_EXERCISE MATERIAL_
================
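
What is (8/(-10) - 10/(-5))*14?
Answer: 84/5 ≈ 16.800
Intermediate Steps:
(8/(-10) - 10/(-5))*14 = (8*(-⅒) - 10*(-⅕))*14 = (-⅘ + 2)*14 = (6/5)*14 = 84/5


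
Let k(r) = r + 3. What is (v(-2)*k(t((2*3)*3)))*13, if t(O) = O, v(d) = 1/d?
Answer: -273/2 ≈ -136.50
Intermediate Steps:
k(r) = 3 + r
(v(-2)*k(t((2*3)*3)))*13 = ((3 + (2*3)*3)/(-2))*13 = -(3 + 6*3)/2*13 = -(3 + 18)/2*13 = -½*21*13 = -21/2*13 = -273/2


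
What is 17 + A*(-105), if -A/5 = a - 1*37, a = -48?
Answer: -44608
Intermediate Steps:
A = 425 (A = -5*(-48 - 1*37) = -5*(-48 - 37) = -5*(-85) = 425)
17 + A*(-105) = 17 + 425*(-105) = 17 - 44625 = -44608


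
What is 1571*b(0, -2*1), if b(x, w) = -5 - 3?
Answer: -12568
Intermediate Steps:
b(x, w) = -8
1571*b(0, -2*1) = 1571*(-8) = -12568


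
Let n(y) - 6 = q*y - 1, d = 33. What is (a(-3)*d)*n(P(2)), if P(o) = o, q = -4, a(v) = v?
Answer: 297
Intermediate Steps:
n(y) = 5 - 4*y (n(y) = 6 + (-4*y - 1) = 6 + (-1 - 4*y) = 5 - 4*y)
(a(-3)*d)*n(P(2)) = (-3*33)*(5 - 4*2) = -99*(5 - 8) = -99*(-3) = 297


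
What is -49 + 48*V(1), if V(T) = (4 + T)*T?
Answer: 191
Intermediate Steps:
V(T) = T*(4 + T)
-49 + 48*V(1) = -49 + 48*(1*(4 + 1)) = -49 + 48*(1*5) = -49 + 48*5 = -49 + 240 = 191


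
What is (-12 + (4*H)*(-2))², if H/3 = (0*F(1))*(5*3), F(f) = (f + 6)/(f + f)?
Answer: 144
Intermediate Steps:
F(f) = (6 + f)/(2*f) (F(f) = (6 + f)/((2*f)) = (6 + f)*(1/(2*f)) = (6 + f)/(2*f))
H = 0 (H = 3*((0*((½)*(6 + 1)/1))*(5*3)) = 3*((0*((½)*1*7))*15) = 3*((0*(7/2))*15) = 3*(0*15) = 3*0 = 0)
(-12 + (4*H)*(-2))² = (-12 + (4*0)*(-2))² = (-12 + 0*(-2))² = (-12 + 0)² = (-12)² = 144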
================
_WHAT YOU ARE ASKED TO DO_
For every line of the listing, produce an identical copy.

_SOLUTION FOR THIS TASK_
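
What is (8/(-10) - 10/(-5))*14?
Answer: 84/5 ≈ 16.800
Intermediate Steps:
(8/(-10) - 10/(-5))*14 = (8*(-⅒) - 10*(-⅕))*14 = (-⅘ + 2)*14 = (6/5)*14 = 84/5


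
Let k(r) = r + 3. What is (v(-2)*k(t((2*3)*3)))*13, if t(O) = O, v(d) = 1/d?
Answer: -273/2 ≈ -136.50
Intermediate Steps:
k(r) = 3 + r
(v(-2)*k(t((2*3)*3)))*13 = ((3 + (2*3)*3)/(-2))*13 = -(3 + 6*3)/2*13 = -(3 + 18)/2*13 = -½*21*13 = -21/2*13 = -273/2


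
What is 17 + A*(-105), if -A/5 = a - 1*37, a = -48?
Answer: -44608
Intermediate Steps:
A = 425 (A = -5*(-48 - 1*37) = -5*(-48 - 37) = -5*(-85) = 425)
17 + A*(-105) = 17 + 425*(-105) = 17 - 44625 = -44608


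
What is 1571*b(0, -2*1), if b(x, w) = -5 - 3?
Answer: -12568
Intermediate Steps:
b(x, w) = -8
1571*b(0, -2*1) = 1571*(-8) = -12568


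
Let n(y) - 6 = q*y - 1, d = 33. What is (a(-3)*d)*n(P(2)), if P(o) = o, q = -4, a(v) = v?
Answer: 297
Intermediate Steps:
n(y) = 5 - 4*y (n(y) = 6 + (-4*y - 1) = 6 + (-1 - 4*y) = 5 - 4*y)
(a(-3)*d)*n(P(2)) = (-3*33)*(5 - 4*2) = -99*(5 - 8) = -99*(-3) = 297


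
What is -49 + 48*V(1), if V(T) = (4 + T)*T?
Answer: 191
Intermediate Steps:
V(T) = T*(4 + T)
-49 + 48*V(1) = -49 + 48*(1*(4 + 1)) = -49 + 48*(1*5) = -49 + 48*5 = -49 + 240 = 191


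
What is (-12 + (4*H)*(-2))², if H/3 = (0*F(1))*(5*3), F(f) = (f + 6)/(f + f)?
Answer: 144
Intermediate Steps:
F(f) = (6 + f)/(2*f) (F(f) = (6 + f)/((2*f)) = (6 + f)*(1/(2*f)) = (6 + f)/(2*f))
H = 0 (H = 3*((0*((½)*(6 + 1)/1))*(5*3)) = 3*((0*((½)*1*7))*15) = 3*((0*(7/2))*15) = 3*(0*15) = 3*0 = 0)
(-12 + (4*H)*(-2))² = (-12 + (4*0)*(-2))² = (-12 + 0*(-2))² = (-12 + 0)² = (-12)² = 144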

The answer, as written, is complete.